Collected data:
┌──
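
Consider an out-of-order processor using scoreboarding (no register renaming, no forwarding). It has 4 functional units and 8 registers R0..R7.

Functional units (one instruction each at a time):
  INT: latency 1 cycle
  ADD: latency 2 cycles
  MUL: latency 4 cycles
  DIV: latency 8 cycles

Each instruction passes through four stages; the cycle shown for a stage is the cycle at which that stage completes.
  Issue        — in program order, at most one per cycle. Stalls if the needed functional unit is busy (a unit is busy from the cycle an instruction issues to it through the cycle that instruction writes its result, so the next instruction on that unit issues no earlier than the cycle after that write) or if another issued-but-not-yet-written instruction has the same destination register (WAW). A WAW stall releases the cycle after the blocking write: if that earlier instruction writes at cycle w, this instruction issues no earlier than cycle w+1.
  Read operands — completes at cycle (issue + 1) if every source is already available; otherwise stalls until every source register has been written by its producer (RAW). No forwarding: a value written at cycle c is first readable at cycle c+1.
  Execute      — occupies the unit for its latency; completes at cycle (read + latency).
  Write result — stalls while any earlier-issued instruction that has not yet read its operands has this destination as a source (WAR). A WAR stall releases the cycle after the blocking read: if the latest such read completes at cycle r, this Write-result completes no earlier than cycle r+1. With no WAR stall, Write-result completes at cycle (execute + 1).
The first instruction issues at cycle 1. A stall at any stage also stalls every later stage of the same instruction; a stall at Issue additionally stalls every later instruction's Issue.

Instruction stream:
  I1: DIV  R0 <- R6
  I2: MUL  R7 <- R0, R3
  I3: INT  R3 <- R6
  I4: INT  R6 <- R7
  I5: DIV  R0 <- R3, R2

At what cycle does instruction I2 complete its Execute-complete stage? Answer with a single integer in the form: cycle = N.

I1  is:1  ro:2  ex:10  wr:11
I2  is:2  ro:12  ex:16  wr:17  — RAW R0: wait I1 write@11
I3  is:3  ro:4  ex:5  wr:13  — WAR R3: wait I2 read@12
I4  is:14  ro:18  ex:19  wr:20  — struct: INT busy until I3 writes@13, RAW R7: wait I2 write@17
I5  is:15  ro:16  ex:24  wr:25

cycle = 16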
└──
Exercise objective. All lines above between those holding "R7 <- R0, R3" and "R0 <- R3, R2", inclusive, must be set down unchanged, and no other line may be included.

Response to the exercise.
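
  I2: MUL  R7 <- R0, R3
  I3: INT  R3 <- R6
  I4: INT  R6 <- R7
  I5: DIV  R0 <- R3, R2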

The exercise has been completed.